→ Activity
All entries below are to be set down again exactly as given.

→ Dataset entries

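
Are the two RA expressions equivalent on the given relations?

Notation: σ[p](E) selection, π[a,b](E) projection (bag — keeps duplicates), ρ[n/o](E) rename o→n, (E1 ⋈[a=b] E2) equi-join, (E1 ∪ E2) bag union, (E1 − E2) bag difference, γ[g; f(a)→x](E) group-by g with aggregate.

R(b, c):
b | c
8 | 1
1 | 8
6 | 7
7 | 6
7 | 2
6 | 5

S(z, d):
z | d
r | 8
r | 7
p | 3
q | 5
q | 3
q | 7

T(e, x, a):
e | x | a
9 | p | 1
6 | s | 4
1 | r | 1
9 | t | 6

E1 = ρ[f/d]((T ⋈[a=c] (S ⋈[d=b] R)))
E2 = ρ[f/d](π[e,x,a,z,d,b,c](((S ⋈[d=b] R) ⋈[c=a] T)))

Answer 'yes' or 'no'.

E1 per-node cardinality:
  T → 4
  S → 6
  R → 6
  (S ⋈[d=b] R) → 5
  (T ⋈[a=c] (S ⋈[d=b] R)) → 4
  ρ[f/d]((T ⋈[a=c] (S ⋈[d=b] R))) → 4
E2 per-node cardinality:
  S → 6
  R → 6
  (S ⋈[d=b] R) → 5
  T → 4
  ((S ⋈[d=b] R) ⋈[c=a] T) → 4
  π[e,x,a,z,d,b,c](((S ⋈[d=b] R) ⋈[c=a] T)) → 4
  ρ[f/d](π[e,x,a,z,d,b,c](((S ⋈[d=b] R) ⋈[c=a] T))) → 4

E1 and E2 produce the same multiset:
e | x | a | z | f | b | c
1 | r | 1 | r | 8 | 8 | 1
9 | p | 1 | r | 8 | 8 | 1
9 | t | 6 | q | 7 | 7 | 6
9 | t | 6 | r | 7 | 7 | 6

yes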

→ Answer to the exercise
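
Are the two RA expressions equivalent on the given relations?

Notation: σ[p](E) selection, π[a,b](E) projection (bag — keeps duplicates), ρ[n/o](E) rename o→n, (E1 ⋈[a=b] E2) equi-join, (E1 ∪ E2) bag union, (E1 − E2) bag difference, γ[g; f(a)→x](E) group-by g with aggregate.

R(b, c):
b | c
8 | 1
1 | 8
6 | 7
7 | 6
7 | 2
6 | 5

S(z, d):
z | d
r | 8
r | 7
p | 3
q | 5
q | 3
q | 7

T(e, x, a):
e | x | a
9 | p | 1
6 | s | 4
1 | r | 1
9 | t | 6

E1 = ρ[f/d]((T ⋈[a=c] (S ⋈[d=b] R)))
E2 = ρ[f/d](π[e,x,a,z,d,b,c](((S ⋈[d=b] R) ⋈[c=a] T)))

Answer 'yes' or 'no'.

E1 per-node cardinality:
  T → 4
  S → 6
  R → 6
  (S ⋈[d=b] R) → 5
  (T ⋈[a=c] (S ⋈[d=b] R)) → 4
  ρ[f/d]((T ⋈[a=c] (S ⋈[d=b] R))) → 4
E2 per-node cardinality:
  S → 6
  R → 6
  (S ⋈[d=b] R) → 5
  T → 4
  ((S ⋈[d=b] R) ⋈[c=a] T) → 4
  π[e,x,a,z,d,b,c](((S ⋈[d=b] R) ⋈[c=a] T)) → 4
  ρ[f/d](π[e,x,a,z,d,b,c](((S ⋈[d=b] R) ⋈[c=a] T))) → 4

E1 and E2 produce the same multiset:
e | x | a | z | f | b | c
1 | r | 1 | r | 8 | 8 | 1
9 | p | 1 | r | 8 | 8 | 1
9 | t | 6 | q | 7 | 7 | 6
9 | t | 6 | r | 7 | 7 | 6

yes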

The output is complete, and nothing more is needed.